EXERCISE AIM:
An exact copy of all the data below is needed.
* * * * * * *
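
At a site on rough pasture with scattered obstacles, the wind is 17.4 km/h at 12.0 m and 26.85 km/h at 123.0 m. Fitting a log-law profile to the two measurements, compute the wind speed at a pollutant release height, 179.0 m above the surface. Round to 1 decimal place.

Log law: V ∝ ln(z/z₀). From the pair, with r = V₁/V₂ = 0.64804,
ln z₀ = (ln z₁ − r·ln z₂)/(1 − r) = (2.4849 − 0.64804×4.8122)/0.35196 = -1.8002 → z₀ = 0.1653 m
V₃ = V₁ · ln(z₃/z₀)/ln(z₁/z₀) = 17.4 × 6.9876/4.2851 = 28.3735 km/h

28.4 km/h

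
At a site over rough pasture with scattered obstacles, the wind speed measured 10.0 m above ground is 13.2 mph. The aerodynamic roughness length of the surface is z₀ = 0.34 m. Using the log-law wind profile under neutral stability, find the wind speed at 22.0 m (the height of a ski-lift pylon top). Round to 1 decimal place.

Log law: V(z) ∝ ln(z/z₀), so V₂/V₁ = ln(z₂/z₀) / ln(z₁/z₀).
ln(22.0/0.34) = 4.1699, ln(10.0/0.34) = 3.3814
V₂ = 13.2 × 4.1699/3.3814 = 13.2 × 1.2332 = 16.2779 mph

16.3 mph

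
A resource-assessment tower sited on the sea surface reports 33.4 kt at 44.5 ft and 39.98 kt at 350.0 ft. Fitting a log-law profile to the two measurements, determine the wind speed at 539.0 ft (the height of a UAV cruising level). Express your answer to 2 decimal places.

Log law: V ∝ ln(z/z₀). From the pair, with r = V₁/V₂ = 0.83542,
ln z₀ = (ln z₁ − r·ln z₂)/(1 − r) = (3.7955 − 0.83542×5.8579)/0.16458 = -6.6735 → z₀ = 0.001264 ft
V₃ = V₁ · ln(z₃/z₀)/ln(z₁/z₀) = 33.4 × 12.9632/10.4689 = 41.3576 kt

41.36 kt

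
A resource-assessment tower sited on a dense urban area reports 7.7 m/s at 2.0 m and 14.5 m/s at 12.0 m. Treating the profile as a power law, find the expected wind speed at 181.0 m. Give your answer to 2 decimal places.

First find α: α = ln(V₂/V₁)/ln(z₂/z₁) = ln(14.5/7.7)/ln(12.0/2.0) = 0.63293/1.79176 = 0.3532
Extrapolate from 12.0 m to 181.0 m: V₃ = 14.5 × (181.0/12.0)^0.3532 = 14.5 × 2.6079 = 37.8151 m/s

37.82 m/s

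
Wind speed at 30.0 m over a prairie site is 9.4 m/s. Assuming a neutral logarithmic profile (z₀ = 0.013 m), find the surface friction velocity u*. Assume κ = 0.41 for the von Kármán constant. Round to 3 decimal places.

Log law: V(z) = (u*/κ) · ln(z/z₀) ⇒ u* = κ · V / ln(z/z₀)
u* = 0.41 × 9.4 / ln(30.0/0.013) = 0.41 × 9.4 / 7.7440
   = 3.8540 / 7.7440 = 0.4977 m/s

u* ≈ 0.498 m/s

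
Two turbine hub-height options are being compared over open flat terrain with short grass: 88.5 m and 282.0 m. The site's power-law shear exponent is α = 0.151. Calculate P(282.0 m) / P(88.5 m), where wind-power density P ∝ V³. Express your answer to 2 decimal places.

Speed ratio: V_B/V_A = (z_B/z_A)^α = (282.0/88.5)^0.151 = (3.1864)^0.151 = 1.19124
Power-density ratio: P_B/P_A = (V_B/V_A)³ = (1.19124)³ = 1.69043

1.69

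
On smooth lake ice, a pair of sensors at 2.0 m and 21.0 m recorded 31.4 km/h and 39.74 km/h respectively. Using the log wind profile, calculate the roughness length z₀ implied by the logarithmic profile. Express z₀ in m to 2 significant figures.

Log law: V(z) ∝ ln(z/z₀). With r = V₁/V₂ = 31.4/39.74 = 0.79014,
r · ln(z₂/z₀) = ln(z₁/z₀) ⇒ ln z₀ = (ln z₁ − r·ln z₂)/(1 − r)
ln z₀ = (0.69315 − 0.79014×3.04452) / 0.20986 = -8.1598
z₀ = exp(-8.1598) = 0.0002859 m

z₀ ≈ 0.00029 m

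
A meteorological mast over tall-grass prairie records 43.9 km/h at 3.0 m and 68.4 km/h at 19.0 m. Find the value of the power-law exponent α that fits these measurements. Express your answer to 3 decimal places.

α ≈ 0.240

Power law: V₂/V₁ = (z₂/z₁)^α ⇒ α = ln(V₂/V₁) / ln(z₂/z₁)
α = ln(68.4/43.9) / ln(19.0/3.0) = ln(1.5581) / ln(6.3333)
  = 0.44346 / 1.84583 = 0.24025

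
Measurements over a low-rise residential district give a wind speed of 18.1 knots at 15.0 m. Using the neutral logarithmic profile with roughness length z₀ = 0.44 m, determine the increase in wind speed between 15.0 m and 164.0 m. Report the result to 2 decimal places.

12.27 knots

Log law: V₂ = V₁ · ln(z₂/z₀)/ln(z₁/z₀) = 18.1 × 5.9208/3.5290 = 30.3674 knots
ΔV = 30.3674 − 18.1 = 12.2674 knots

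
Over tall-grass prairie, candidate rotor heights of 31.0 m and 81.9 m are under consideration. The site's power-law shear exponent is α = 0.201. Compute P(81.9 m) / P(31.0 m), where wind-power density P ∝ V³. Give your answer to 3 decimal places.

Speed ratio: V_B/V_A = (z_B/z_A)^α = (81.9/31.0)^0.201 = (2.6419)^0.201 = 1.21564
Power-density ratio: P_B/P_A = (V_B/V_A)³ = (1.21564)³ = 1.79647

1.796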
* * * * * * *
ANSWER:
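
At a site on rough pasture with scattered obstacles, the wind is 17.4 km/h at 12.0 m and 26.85 km/h at 123.0 m. Fitting a log-law profile to the two measurements, compute the wind speed at a pollutant release height, 179.0 m above the surface. Round to 1 decimal place.

Log law: V ∝ ln(z/z₀). From the pair, with r = V₁/V₂ = 0.64804,
ln z₀ = (ln z₁ − r·ln z₂)/(1 − r) = (2.4849 − 0.64804×4.8122)/0.35196 = -1.8002 → z₀ = 0.1653 m
V₃ = V₁ · ln(z₃/z₀)/ln(z₁/z₀) = 17.4 × 6.9876/4.2851 = 28.3735 km/h

28.4 km/h

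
At a site over rough pasture with scattered obstacles, the wind speed measured 10.0 m above ground is 13.2 mph. The aerodynamic roughness length of the surface is z₀ = 0.34 m. Using the log-law wind profile under neutral stability, find the wind speed at 22.0 m (the height of a ski-lift pylon top). Round to 1 decimal place.

Log law: V(z) ∝ ln(z/z₀), so V₂/V₁ = ln(z₂/z₀) / ln(z₁/z₀).
ln(22.0/0.34) = 4.1699, ln(10.0/0.34) = 3.3814
V₂ = 13.2 × 4.1699/3.3814 = 13.2 × 1.2332 = 16.2779 mph

16.3 mph

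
A resource-assessment tower sited on the sea surface reports 33.4 kt at 44.5 ft and 39.98 kt at 350.0 ft. Fitting a log-law profile to the two measurements, determine the wind speed at 539.0 ft (the height of a UAV cruising level). Express your answer to 2 decimal places.

Log law: V ∝ ln(z/z₀). From the pair, with r = V₁/V₂ = 0.83542,
ln z₀ = (ln z₁ − r·ln z₂)/(1 − r) = (3.7955 − 0.83542×5.8579)/0.16458 = -6.6735 → z₀ = 0.001264 ft
V₃ = V₁ · ln(z₃/z₀)/ln(z₁/z₀) = 33.4 × 12.9632/10.4689 = 41.3576 kt

41.36 kt

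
A resource-assessment tower sited on a dense urban area reports 7.7 m/s at 2.0 m and 14.5 m/s at 12.0 m. Treating the profile as a power law, find the expected wind speed at 181.0 m. Give your answer to 2 decimal places.

First find α: α = ln(V₂/V₁)/ln(z₂/z₁) = ln(14.5/7.7)/ln(12.0/2.0) = 0.63293/1.79176 = 0.3532
Extrapolate from 12.0 m to 181.0 m: V₃ = 14.5 × (181.0/12.0)^0.3532 = 14.5 × 2.6079 = 37.8151 m/s

37.82 m/s

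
Wind speed at 30.0 m over a prairie site is 9.4 m/s. Assuming a neutral logarithmic profile (z₀ = 0.013 m), find the surface friction velocity u*. Assume κ = 0.41 for the von Kármán constant. Round to 3 decimal places.

Log law: V(z) = (u*/κ) · ln(z/z₀) ⇒ u* = κ · V / ln(z/z₀)
u* = 0.41 × 9.4 / ln(30.0/0.013) = 0.41 × 9.4 / 7.7440
   = 3.8540 / 7.7440 = 0.4977 m/s

u* ≈ 0.498 m/s

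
Two turbine hub-height options are being compared over open flat terrain with short grass: 88.5 m and 282.0 m. The site's power-law shear exponent is α = 0.151. Calculate P(282.0 m) / P(88.5 m), where wind-power density P ∝ V³. Express your answer to 2 decimal places.

Speed ratio: V_B/V_A = (z_B/z_A)^α = (282.0/88.5)^0.151 = (3.1864)^0.151 = 1.19124
Power-density ratio: P_B/P_A = (V_B/V_A)³ = (1.19124)³ = 1.69043

1.69

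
On smooth lake ice, a pair of sensors at 2.0 m and 21.0 m recorded 31.4 km/h and 39.74 km/h respectively. Using the log wind profile, calculate the roughness length z₀ implied by the logarithmic profile. Express z₀ in m to 2 significant figures.

Log law: V(z) ∝ ln(z/z₀). With r = V₁/V₂ = 31.4/39.74 = 0.79014,
r · ln(z₂/z₀) = ln(z₁/z₀) ⇒ ln z₀ = (ln z₁ − r·ln z₂)/(1 − r)
ln z₀ = (0.69315 − 0.79014×3.04452) / 0.20986 = -8.1598
z₀ = exp(-8.1598) = 0.0002859 m

z₀ ≈ 0.00029 m

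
A meteorological mast over tall-grass prairie records 43.9 km/h at 3.0 m and 68.4 km/h at 19.0 m. Find the value of the power-law exponent α that fits these measurements. Express your answer to 3 decimal places.

α ≈ 0.240

Power law: V₂/V₁ = (z₂/z₁)^α ⇒ α = ln(V₂/V₁) / ln(z₂/z₁)
α = ln(68.4/43.9) / ln(19.0/3.0) = ln(1.5581) / ln(6.3333)
  = 0.44346 / 1.84583 = 0.24025

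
Measurements over a low-rise residential district give a wind speed of 18.1 knots at 15.0 m. Using the neutral logarithmic profile with roughness length z₀ = 0.44 m, determine the increase in wind speed between 15.0 m and 164.0 m. Report the result to 2 decimal places.

12.27 knots

Log law: V₂ = V₁ · ln(z₂/z₀)/ln(z₁/z₀) = 18.1 × 5.9208/3.5290 = 30.3674 knots
ΔV = 30.3674 − 18.1 = 12.2674 knots

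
Over tall-grass prairie, candidate rotor heights of 31.0 m and 81.9 m are under consideration. The site's power-law shear exponent is α = 0.201. Compute P(81.9 m) / P(31.0 m), where wind-power density P ∝ V³. Give your answer to 3 decimal places.

Speed ratio: V_B/V_A = (z_B/z_A)^α = (81.9/31.0)^0.201 = (2.6419)^0.201 = 1.21564
Power-density ratio: P_B/P_A = (V_B/V_A)³ = (1.21564)³ = 1.79647

1.796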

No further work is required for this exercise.